Stored data
== Segment start ==

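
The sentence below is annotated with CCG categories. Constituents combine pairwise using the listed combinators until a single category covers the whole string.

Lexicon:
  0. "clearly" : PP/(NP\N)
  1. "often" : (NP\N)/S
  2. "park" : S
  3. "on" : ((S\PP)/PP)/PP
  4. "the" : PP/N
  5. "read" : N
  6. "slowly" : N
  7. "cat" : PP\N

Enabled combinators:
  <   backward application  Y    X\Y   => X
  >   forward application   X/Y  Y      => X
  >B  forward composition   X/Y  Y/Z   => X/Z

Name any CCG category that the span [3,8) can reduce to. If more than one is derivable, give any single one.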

== Segment end ==
== Segment start ==

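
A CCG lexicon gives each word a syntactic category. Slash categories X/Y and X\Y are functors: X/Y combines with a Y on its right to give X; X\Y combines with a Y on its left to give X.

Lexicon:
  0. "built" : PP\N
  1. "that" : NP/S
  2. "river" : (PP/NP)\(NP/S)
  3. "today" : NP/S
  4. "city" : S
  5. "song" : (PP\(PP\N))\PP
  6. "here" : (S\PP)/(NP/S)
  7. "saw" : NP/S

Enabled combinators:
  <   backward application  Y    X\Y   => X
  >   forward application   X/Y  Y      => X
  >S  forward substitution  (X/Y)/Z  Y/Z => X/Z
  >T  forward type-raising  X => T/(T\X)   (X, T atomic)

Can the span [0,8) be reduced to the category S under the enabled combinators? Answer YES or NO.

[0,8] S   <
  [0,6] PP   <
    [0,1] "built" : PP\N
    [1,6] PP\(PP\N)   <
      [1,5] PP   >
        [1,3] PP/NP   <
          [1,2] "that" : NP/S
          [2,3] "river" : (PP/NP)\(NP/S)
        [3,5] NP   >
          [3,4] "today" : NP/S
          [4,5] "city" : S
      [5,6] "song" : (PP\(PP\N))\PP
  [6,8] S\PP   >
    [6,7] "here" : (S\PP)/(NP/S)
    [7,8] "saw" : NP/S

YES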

== Segment end ==

Pull every line containing "single" from the entries above and copy it.

SOLVED EXERCISE:
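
The sentence below is annotated with CCG categories. Constituents combine pairwise using the listed combinators until a single category covers the whole string.
Name any CCG category that the span [3,8) can reduce to. If more than one is derivable, give any single one.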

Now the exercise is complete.